_What is required:_ Restating the data word for word is all that is required.

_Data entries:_
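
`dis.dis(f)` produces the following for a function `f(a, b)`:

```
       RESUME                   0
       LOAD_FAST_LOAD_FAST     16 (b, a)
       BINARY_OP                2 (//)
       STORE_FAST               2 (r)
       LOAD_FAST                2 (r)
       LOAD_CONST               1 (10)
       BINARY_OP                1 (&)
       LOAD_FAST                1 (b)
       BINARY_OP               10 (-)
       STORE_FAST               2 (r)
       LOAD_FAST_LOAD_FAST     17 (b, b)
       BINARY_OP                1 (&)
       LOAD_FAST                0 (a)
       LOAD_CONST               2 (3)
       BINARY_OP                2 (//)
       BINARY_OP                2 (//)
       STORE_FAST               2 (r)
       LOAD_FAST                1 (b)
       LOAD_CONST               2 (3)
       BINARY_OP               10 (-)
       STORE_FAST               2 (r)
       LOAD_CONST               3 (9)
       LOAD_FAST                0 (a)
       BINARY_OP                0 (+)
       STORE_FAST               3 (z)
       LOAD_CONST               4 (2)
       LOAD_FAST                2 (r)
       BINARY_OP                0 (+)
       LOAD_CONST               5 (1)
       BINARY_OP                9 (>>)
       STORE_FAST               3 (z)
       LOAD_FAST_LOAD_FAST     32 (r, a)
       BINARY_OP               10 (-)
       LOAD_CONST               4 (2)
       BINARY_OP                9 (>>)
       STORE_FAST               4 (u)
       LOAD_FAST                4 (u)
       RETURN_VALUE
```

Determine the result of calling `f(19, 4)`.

-5

LOAD_FAST_LOAD_FAST b,a → push 4,19. Stack: [4, 19]
BINARY_OP // → 4 // 19 = 0. Stack: [0]
STORE_FAST r → r=0. Stack: []
LOAD_FAST r → push 0. Stack: [0]
LOAD_CONST → push 10. Stack: [0, 10]
BINARY_OP & → 0 & 10 = 0. Stack: [0]
LOAD_FAST b → push 4. Stack: [0, 4]
BINARY_OP - → 0 - 4 = -4. Stack: [-4]
STORE_FAST r → r=-4. Stack: []
LOAD_FAST_LOAD_FAST b,b → push 4,4. Stack: [4, 4]
BINARY_OP & → 4 & 4 = 4. Stack: [4]
LOAD_FAST a → push 19. Stack: [4, 19]
LOAD_CONST → push 3. Stack: [4, 19, 3]
BINARY_OP // → 19 // 3 = 6. Stack: [4, 6]
BINARY_OP // → 4 // 6 = 0. Stack: [0]
STORE_FAST r → r=0. Stack: []
LOAD_FAST b → push 4. Stack: [4]
LOAD_CONST → push 3. Stack: [4, 3]
BINARY_OP - → 4 - 3 = 1. Stack: [1]
STORE_FAST r → r=1. Stack: []
LOAD_CONST → push 9. Stack: [9]
LOAD_FAST a → push 19. Stack: [9, 19]
BINARY_OP + → 9 + 19 = 28. Stack: [28]
STORE_FAST z → z=28. Stack: []
LOAD_CONST → push 2. Stack: [2]
LOAD_FAST r → push 1. Stack: [2, 1]
BINARY_OP + → 2 + 1 = 3. Stack: [3]
LOAD_CONST → push 1. Stack: [3, 1]
BINARY_OP >> → 3 >> 1 = 1. Stack: [1]
STORE_FAST z → z=1. Stack: []
LOAD_FAST_LOAD_FAST r,a → push 1,19. Stack: [1, 19]
BINARY_OP - → 1 - 19 = -18. Stack: [-18]
LOAD_CONST → push 2. Stack: [-18, 2]
BINARY_OP >> → -18 >> 2 = -5. Stack: [-5]
STORE_FAST u → u=-5. Stack: []
LOAD_FAST u → push -5. Stack: [-5]
RETURN_VALUE → return -5.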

_Final answer:_
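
`dis.dis(f)` produces the following for a function `f(a, b)`:

```
       RESUME                   0
       LOAD_FAST_LOAD_FAST     16 (b, a)
       BINARY_OP                2 (//)
       STORE_FAST               2 (r)
       LOAD_FAST                2 (r)
       LOAD_CONST               1 (10)
       BINARY_OP                1 (&)
       LOAD_FAST                1 (b)
       BINARY_OP               10 (-)
       STORE_FAST               2 (r)
       LOAD_FAST_LOAD_FAST     17 (b, b)
       BINARY_OP                1 (&)
       LOAD_FAST                0 (a)
       LOAD_CONST               2 (3)
       BINARY_OP                2 (//)
       BINARY_OP                2 (//)
       STORE_FAST               2 (r)
       LOAD_FAST                1 (b)
       LOAD_CONST               2 (3)
       BINARY_OP               10 (-)
       STORE_FAST               2 (r)
       LOAD_CONST               3 (9)
       LOAD_FAST                0 (a)
       BINARY_OP                0 (+)
       STORE_FAST               3 (z)
       LOAD_CONST               4 (2)
       LOAD_FAST                2 (r)
       BINARY_OP                0 (+)
       LOAD_CONST               5 (1)
       BINARY_OP                9 (>>)
       STORE_FAST               3 (z)
       LOAD_FAST_LOAD_FAST     32 (r, a)
       BINARY_OP               10 (-)
       LOAD_CONST               4 (2)
       BINARY_OP                9 (>>)
       STORE_FAST               4 (u)
       LOAD_FAST                4 (u)
       RETURN_VALUE
```

Determine the result of calling `f(19, 4)`.

-5

LOAD_FAST_LOAD_FAST b,a → push 4,19. Stack: [4, 19]
BINARY_OP // → 4 // 19 = 0. Stack: [0]
STORE_FAST r → r=0. Stack: []
LOAD_FAST r → push 0. Stack: [0]
LOAD_CONST → push 10. Stack: [0, 10]
BINARY_OP & → 0 & 10 = 0. Stack: [0]
LOAD_FAST b → push 4. Stack: [0, 4]
BINARY_OP - → 0 - 4 = -4. Stack: [-4]
STORE_FAST r → r=-4. Stack: []
LOAD_FAST_LOAD_FAST b,b → push 4,4. Stack: [4, 4]
BINARY_OP & → 4 & 4 = 4. Stack: [4]
LOAD_FAST a → push 19. Stack: [4, 19]
LOAD_CONST → push 3. Stack: [4, 19, 3]
BINARY_OP // → 19 // 3 = 6. Stack: [4, 6]
BINARY_OP // → 4 // 6 = 0. Stack: [0]
STORE_FAST r → r=0. Stack: []
LOAD_FAST b → push 4. Stack: [4]
LOAD_CONST → push 3. Stack: [4, 3]
BINARY_OP - → 4 - 3 = 1. Stack: [1]
STORE_FAST r → r=1. Stack: []
LOAD_CONST → push 9. Stack: [9]
LOAD_FAST a → push 19. Stack: [9, 19]
BINARY_OP + → 9 + 19 = 28. Stack: [28]
STORE_FAST z → z=28. Stack: []
LOAD_CONST → push 2. Stack: [2]
LOAD_FAST r → push 1. Stack: [2, 1]
BINARY_OP + → 2 + 1 = 3. Stack: [3]
LOAD_CONST → push 1. Stack: [3, 1]
BINARY_OP >> → 3 >> 1 = 1. Stack: [1]
STORE_FAST z → z=1. Stack: []
LOAD_FAST_LOAD_FAST r,a → push 1,19. Stack: [1, 19]
BINARY_OP - → 1 - 19 = -18. Stack: [-18]
LOAD_CONST → push 2. Stack: [-18, 2]
BINARY_OP >> → -18 >> 2 = -5. Stack: [-5]
STORE_FAST u → u=-5. Stack: []
LOAD_FAST u → push -5. Stack: [-5]
RETURN_VALUE → return -5.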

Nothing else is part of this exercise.